#### Exercise aim:
Write the records out once more, exactly as they appear below.

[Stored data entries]
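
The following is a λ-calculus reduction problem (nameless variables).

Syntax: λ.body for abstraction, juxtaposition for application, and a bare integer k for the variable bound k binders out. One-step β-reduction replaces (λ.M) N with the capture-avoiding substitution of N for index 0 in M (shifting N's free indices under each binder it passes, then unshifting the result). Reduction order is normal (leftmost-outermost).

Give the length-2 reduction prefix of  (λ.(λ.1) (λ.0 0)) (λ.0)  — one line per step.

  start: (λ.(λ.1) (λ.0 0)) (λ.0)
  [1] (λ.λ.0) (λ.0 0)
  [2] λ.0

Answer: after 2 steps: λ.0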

#### Task response:
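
The following is a λ-calculus reduction problem (nameless variables).

Syntax: λ.body for abstraction, juxtaposition for application, and a bare integer k for the variable bound k binders out. One-step β-reduction replaces (λ.M) N with the capture-avoiding substitution of N for index 0 in M (shifting N's free indices under each binder it passes, then unshifting the result). Reduction order is normal (leftmost-outermost).

Give the length-2 reduction prefix of  (λ.(λ.1) (λ.0 0)) (λ.0)  — one line per step.

  start: (λ.(λ.1) (λ.0 0)) (λ.0)
  [1] (λ.λ.0) (λ.0 0)
  [2] λ.0

Answer: after 2 steps: λ.0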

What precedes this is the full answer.